Each line from the one that contains "Apply origin reflection" to the end of the entries must be copied word for word, and only those lines.

^^^^^^^^^^^^^^^^

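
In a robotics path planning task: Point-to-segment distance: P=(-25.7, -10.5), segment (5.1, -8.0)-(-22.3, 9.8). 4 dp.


Project P onto AB: t = 0.7488 (clamped to [0,1])
Closest point on segment: (-15.4171, 5.3287)
Distance: 18.8755

18.8755


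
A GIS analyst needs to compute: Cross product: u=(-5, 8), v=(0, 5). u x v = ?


u x v = u_x*v_y - u_y*v_x = (-5)*5 - 8*0
= (-25) - 0 = -25

-25


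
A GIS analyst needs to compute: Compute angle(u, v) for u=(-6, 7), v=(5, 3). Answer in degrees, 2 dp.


u.v = -9, |u| = sqrt(85) = 9.2195, |v| = sqrt(34) = 5.831
cos(theta) = u.v/(|u||v|) = -9/sqrt(2890) = -0.167415
theta = acos(-0.167415) = 99.64 degrees

99.64 degrees


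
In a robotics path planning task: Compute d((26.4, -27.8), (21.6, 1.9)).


dx=-4.8, dy=29.7
d^2 = (-4.8)^2 + 29.7^2 = 905.13
d = sqrt(905.13) = 30.0854

30.0854


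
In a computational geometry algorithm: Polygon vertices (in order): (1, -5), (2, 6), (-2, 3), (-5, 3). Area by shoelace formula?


Shoelace sum: (1*6 - 2*(-5)) + (2*3 - (-2)*6) + ((-2)*3 - (-5)*3) + ((-5)*(-5) - 1*3)
= 65
Area = |65|/2 = 32.5

32.5


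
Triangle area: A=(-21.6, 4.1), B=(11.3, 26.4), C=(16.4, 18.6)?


Area = |x_A(y_B-y_C) + x_B(y_C-y_A) + x_C(y_A-y_B)|/2
= |(-168.48) + 163.85 + (-365.72)|/2
= 370.35/2 = 185.175

185.175


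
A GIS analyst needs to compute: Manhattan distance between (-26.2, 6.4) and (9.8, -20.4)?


|(-26.2)-9.8| + |6.4-(-20.4)| = 36 + 26.8 = 62.8

62.8


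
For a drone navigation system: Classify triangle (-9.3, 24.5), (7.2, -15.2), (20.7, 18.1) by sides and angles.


Side lengths squared: AB^2=1848.34, BC^2=1291.14, CA^2=940.96
Sorted: [940.96, 1291.14, 1848.34]
By sides: Scalene, By angles: Acute

Scalene, Acute


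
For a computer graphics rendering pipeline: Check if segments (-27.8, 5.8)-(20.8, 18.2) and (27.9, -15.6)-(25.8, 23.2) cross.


Cross products: d1=2116.22, d2=204.5, d3=-1730.72, d4=181
d1*d2 < 0 and d3*d4 < 0? no

No, they don't intersect


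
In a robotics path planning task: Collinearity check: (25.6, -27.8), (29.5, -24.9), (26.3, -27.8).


Cross product: (29.5-25.6)*((-27.8)-(-27.8)) - ((-24.9)-(-27.8))*(26.3-25.6)
= -2.03

No, not collinear


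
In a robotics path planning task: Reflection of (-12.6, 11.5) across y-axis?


Reflection over y-axis: (x,y) -> (-x,y)
(-12.6, 11.5) -> (12.6, 11.5)

(12.6, 11.5)


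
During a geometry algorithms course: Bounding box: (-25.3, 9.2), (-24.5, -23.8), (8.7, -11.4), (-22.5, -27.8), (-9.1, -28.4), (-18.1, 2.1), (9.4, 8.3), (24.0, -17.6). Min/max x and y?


x range: [-25.3, 24]
y range: [-28.4, 9.2]
Bounding box: (-25.3,-28.4) to (24,9.2)

(-25.3,-28.4) to (24,9.2)


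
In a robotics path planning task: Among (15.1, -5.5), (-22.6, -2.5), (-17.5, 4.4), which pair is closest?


d(P0,P1) = 37.8192, d(P0,P2) = 34.0701, d(P1,P2) = 8.5802
Closest: P1 and P2

Closest pair: (-22.6, -2.5) and (-17.5, 4.4), distance = 8.5802


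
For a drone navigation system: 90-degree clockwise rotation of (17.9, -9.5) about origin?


90° CW: (x,y) -> (y, -x)
(17.9,-9.5) -> (-9.5, -17.9)

(-9.5, -17.9)


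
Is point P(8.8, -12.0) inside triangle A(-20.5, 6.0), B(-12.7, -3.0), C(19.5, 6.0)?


Cross products: AB x AP = 123.3, BC x BP = -483.3, CA x CP = 720
All same sign? no

No, outside


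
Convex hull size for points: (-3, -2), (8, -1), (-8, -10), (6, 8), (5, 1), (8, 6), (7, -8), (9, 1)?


Convex hull vertices (CCW): (-8, -10), (7, -8), (9, 1), (8, 6), (6, 8), (-3, -2)
Count = 6

6


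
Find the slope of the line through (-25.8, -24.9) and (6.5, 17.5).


slope = (y2-y1)/(x2-x1) = (17.5-(-24.9))/(6.5-(-25.8)) = 42.4/32.3 = 1.3127

1.3127


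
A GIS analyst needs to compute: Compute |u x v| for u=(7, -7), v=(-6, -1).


|u x v| = |7*(-1) - (-7)*(-6)|
= |(-7) - 42| = 49

49


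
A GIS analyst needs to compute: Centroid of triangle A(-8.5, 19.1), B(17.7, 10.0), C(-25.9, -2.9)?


Centroid = ((x_A+x_B+x_C)/3, (y_A+y_B+y_C)/3)
= (((-8.5)+17.7+(-25.9))/3, (19.1+10+(-2.9))/3)
= (-5.5667, 8.7333)

(-5.5667, 8.7333)


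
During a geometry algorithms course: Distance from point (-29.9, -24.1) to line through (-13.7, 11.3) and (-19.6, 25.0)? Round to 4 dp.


|cross product| = 430.8
|line direction| = sqrt(222.5) = 14.9164
Distance = 430.8/sqrt(222.5) = 28.8809

28.8809


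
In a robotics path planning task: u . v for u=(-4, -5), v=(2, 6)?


u . v = u_x*v_x + u_y*v_y = (-4)*2 + (-5)*6
= (-8) + (-30) = -38

-38


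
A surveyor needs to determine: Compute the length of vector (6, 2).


|u| = sqrt(6^2 + 2^2) = sqrt(40) = 6.3246

6.3246


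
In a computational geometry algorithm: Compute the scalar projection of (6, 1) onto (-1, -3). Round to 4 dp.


u.v = -9, |v| = sqrt(10) = 3.1623
Scalar projection = u.v / |v| = -9 / sqrt(10) = -2.846

-2.846


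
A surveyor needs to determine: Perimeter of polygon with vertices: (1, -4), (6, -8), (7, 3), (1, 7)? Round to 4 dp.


Sides: (1, -4)->(6, -8): sqrt(41) = 6.403124, (6, -8)->(7, 3): sqrt(122) = 11.045361, (7, 3)->(1, 7): sqrt(52) = 7.211103, (1, 7)->(1, -4): sqrt(121) = 11
Sum = 35.659588
Perimeter = 35.6596

35.6596


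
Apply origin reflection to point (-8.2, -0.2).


Reflection over origin: (x,y) -> (-x,-y)
(-8.2, -0.2) -> (8.2, 0.2)

(8.2, 0.2)


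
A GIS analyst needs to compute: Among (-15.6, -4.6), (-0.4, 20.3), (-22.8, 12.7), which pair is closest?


d(P0,P1) = 29.1728, d(P0,P2) = 18.7385, d(P1,P2) = 23.6542
Closest: P0 and P2

Closest pair: (-15.6, -4.6) and (-22.8, 12.7), distance = 18.7385


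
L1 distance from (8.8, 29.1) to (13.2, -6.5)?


|8.8-13.2| + |29.1-(-6.5)| = 4.4 + 35.6 = 40

40


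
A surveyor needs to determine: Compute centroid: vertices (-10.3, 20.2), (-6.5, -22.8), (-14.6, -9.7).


Centroid = ((x_A+x_B+x_C)/3, (y_A+y_B+y_C)/3)
= (((-10.3)+(-6.5)+(-14.6))/3, (20.2+(-22.8)+(-9.7))/3)
= (-10.4667, -4.1)

(-10.4667, -4.1)


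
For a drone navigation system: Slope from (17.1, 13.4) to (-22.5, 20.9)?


slope = (y2-y1)/(x2-x1) = (20.9-13.4)/((-22.5)-17.1) = 7.5/(-39.6) = -0.1894

-0.1894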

^^^^^^^^^^^^^^^^

◆ OUTPUT FOR THIS EXERCISE:
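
Apply origin reflection to point (-8.2, -0.2).


Reflection over origin: (x,y) -> (-x,-y)
(-8.2, -0.2) -> (8.2, 0.2)

(8.2, 0.2)


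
A GIS analyst needs to compute: Among (-15.6, -4.6), (-0.4, 20.3), (-22.8, 12.7), which pair is closest?


d(P0,P1) = 29.1728, d(P0,P2) = 18.7385, d(P1,P2) = 23.6542
Closest: P0 and P2

Closest pair: (-15.6, -4.6) and (-22.8, 12.7), distance = 18.7385


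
L1 distance from (8.8, 29.1) to (13.2, -6.5)?


|8.8-13.2| + |29.1-(-6.5)| = 4.4 + 35.6 = 40

40


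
A surveyor needs to determine: Compute centroid: vertices (-10.3, 20.2), (-6.5, -22.8), (-14.6, -9.7).


Centroid = ((x_A+x_B+x_C)/3, (y_A+y_B+y_C)/3)
= (((-10.3)+(-6.5)+(-14.6))/3, (20.2+(-22.8)+(-9.7))/3)
= (-10.4667, -4.1)

(-10.4667, -4.1)


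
For a drone navigation system: Slope from (17.1, 13.4) to (-22.5, 20.9)?


slope = (y2-y1)/(x2-x1) = (20.9-13.4)/((-22.5)-17.1) = 7.5/(-39.6) = -0.1894

-0.1894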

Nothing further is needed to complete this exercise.